▶ _WHAT THIS TASK INVOLVES_
Among the entries that follow, some lines contain the word "globally". Show all of them.

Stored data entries

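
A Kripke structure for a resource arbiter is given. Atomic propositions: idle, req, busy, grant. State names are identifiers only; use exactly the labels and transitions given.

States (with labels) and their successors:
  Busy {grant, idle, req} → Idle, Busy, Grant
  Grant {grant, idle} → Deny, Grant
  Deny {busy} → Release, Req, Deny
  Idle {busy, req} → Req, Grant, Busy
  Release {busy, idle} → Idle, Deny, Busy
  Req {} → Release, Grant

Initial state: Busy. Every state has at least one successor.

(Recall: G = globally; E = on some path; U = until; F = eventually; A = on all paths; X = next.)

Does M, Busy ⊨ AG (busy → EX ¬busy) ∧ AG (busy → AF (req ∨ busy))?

States satisfying busy → EX ¬busy: {Busy, Grant, Deny, Idle, Release, Req}.
States satisfying AG (busy → EX ¬busy): {Busy, Grant, Deny, Idle, Release, Req}.
States satisfying busy → AF (req ∨ busy): {Busy, Grant, Deny, Idle, Release, Req}.
States satisfying AG (busy → AF (req ∨ busy)): {Busy, Grant, Deny, Idle, Release, Req}.
States satisfying AG (busy → EX ¬busy) ∧ AG (busy → AF (req ∨ busy)): {Busy, Grant, Deny, Idle, Release, Req}.
Busy ∈ Sat(AG (busy → EX ¬busy) ∧ AG (busy → AF (req ∨ busy))).

Yes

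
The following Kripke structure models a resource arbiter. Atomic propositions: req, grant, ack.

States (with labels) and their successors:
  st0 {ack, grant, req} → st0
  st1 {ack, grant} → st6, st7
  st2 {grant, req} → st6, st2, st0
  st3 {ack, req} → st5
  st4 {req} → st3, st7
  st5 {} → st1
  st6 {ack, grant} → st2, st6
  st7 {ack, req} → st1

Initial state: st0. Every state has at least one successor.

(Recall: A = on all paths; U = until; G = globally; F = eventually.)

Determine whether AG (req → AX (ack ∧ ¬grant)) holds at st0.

States satisfying req → AX (ack ∧ ¬grant): {st1, st4, st5, st6}.
States satisfying AG (req → AX (ack ∧ ¬grant)): ∅.
st0 is reachable from st0 and violates req → AX (ack ∧ ¬grant), so AG fails at st0.
st0 ∉ Sat(AG (req → AX (ack ∧ ¬grant))).

Violated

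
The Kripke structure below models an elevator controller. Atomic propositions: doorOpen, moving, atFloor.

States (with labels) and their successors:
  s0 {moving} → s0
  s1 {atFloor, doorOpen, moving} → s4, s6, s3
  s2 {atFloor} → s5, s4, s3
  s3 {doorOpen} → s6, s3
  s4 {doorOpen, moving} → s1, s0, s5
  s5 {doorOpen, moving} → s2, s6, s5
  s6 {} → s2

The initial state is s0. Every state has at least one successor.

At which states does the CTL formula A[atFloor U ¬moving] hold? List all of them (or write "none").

{s2, s3, s6}

States satisfying atFloor: {s1, s2}.
States satisfying ¬moving: {s2, s3, s6}.
States satisfying A[atFloor U ¬moving]: {s2, s3, s6}.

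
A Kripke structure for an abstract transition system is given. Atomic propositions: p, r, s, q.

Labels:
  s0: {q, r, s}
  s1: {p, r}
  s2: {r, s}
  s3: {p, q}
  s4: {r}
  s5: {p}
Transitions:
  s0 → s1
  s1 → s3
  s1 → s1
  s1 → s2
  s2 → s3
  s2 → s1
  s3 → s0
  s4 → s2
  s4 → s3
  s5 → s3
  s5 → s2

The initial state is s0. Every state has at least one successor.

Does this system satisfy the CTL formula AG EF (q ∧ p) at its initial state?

States satisfying EF (q ∧ p): {s0, s1, s2, s3, s4, s5}.
States satisfying AG EF (q ∧ p): {s0, s1, s2, s3, s4, s5}.
Every state reachable from s0 satisfies EF (q ∧ p).
s0 ∈ Sat(AG EF (q ∧ p)).

Satisfied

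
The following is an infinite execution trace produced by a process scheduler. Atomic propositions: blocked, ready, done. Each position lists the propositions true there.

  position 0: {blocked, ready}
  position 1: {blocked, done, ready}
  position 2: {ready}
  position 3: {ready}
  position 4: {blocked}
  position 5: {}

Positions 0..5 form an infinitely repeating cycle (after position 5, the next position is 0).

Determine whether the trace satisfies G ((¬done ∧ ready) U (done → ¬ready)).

No

(¬done ∧ ready) U (done → ¬ready) must hold at every position from 0 onward. It fails at position 1, so G ((¬done ∧ ready) U (done → ¬ready)) is false.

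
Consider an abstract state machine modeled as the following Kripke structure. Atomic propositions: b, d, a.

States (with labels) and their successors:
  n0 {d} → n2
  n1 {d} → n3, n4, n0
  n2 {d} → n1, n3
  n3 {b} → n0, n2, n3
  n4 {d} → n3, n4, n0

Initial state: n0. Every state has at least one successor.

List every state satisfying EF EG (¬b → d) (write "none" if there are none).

States satisfying EG (¬b → d): {n0, n1, n2, n3, n4}.
States satisfying EF EG (¬b → d): {n0, n1, n2, n3, n4}.

{n0, n1, n2, n3, n4}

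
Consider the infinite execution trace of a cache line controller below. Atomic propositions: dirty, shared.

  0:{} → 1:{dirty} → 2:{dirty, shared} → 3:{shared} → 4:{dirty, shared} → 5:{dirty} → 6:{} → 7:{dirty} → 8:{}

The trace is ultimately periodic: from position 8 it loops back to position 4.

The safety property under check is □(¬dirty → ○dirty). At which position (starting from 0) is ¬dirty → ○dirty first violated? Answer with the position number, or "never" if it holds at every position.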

▶ _OUTPUT FOR THIS EXERCISE_
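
(Recall: G = globally; E = on some path; U = until; F = eventually; A = on all paths; X = next.)
(Recall: A = on all paths; U = until; G = globally; F = eventually.)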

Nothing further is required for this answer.